- Saved entries:
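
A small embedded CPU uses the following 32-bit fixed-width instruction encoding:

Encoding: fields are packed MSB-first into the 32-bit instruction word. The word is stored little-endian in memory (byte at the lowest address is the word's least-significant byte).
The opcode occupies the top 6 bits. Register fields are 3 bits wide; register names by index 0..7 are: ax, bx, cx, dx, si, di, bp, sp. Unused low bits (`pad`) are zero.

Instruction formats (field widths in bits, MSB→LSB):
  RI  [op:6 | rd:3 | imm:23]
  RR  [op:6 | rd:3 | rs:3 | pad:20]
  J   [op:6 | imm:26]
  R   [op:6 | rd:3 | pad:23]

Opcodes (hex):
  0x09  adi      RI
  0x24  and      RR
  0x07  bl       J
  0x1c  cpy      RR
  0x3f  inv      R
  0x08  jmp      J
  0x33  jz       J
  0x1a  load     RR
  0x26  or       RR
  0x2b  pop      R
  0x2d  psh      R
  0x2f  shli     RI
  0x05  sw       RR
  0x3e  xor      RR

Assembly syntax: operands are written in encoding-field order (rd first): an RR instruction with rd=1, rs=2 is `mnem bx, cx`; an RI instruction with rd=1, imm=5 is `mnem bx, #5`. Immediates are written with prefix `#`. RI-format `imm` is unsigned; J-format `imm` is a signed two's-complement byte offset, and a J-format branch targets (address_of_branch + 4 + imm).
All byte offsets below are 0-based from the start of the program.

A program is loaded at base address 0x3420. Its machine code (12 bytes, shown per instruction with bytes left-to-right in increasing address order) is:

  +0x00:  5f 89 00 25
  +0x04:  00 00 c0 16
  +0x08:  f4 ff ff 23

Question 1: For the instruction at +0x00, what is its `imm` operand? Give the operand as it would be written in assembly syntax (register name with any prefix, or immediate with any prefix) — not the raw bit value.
off 0x00: read 5f 89 00 25 as little → 0x2500895f
  opcode bits[31:26]=0x9: adi/RI
  rd: (w>>23)&0x7=0x2 → cx
  imm: (w>>0)&0x7fffff=0x895f → #35167

#35167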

- Work order:
Nothing should be returned except the lines from the first line of the data above through the line with "Encoding: fields are", each one exact.

- Output for this exercise:
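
A small embedded CPU uses the following 32-bit fixed-width instruction encoding:

Encoding: fields are packed MSB-first into the 32-bit instruction word. The word is stored little-endian in memory (byte at the lowest address is the word's least-significant byte).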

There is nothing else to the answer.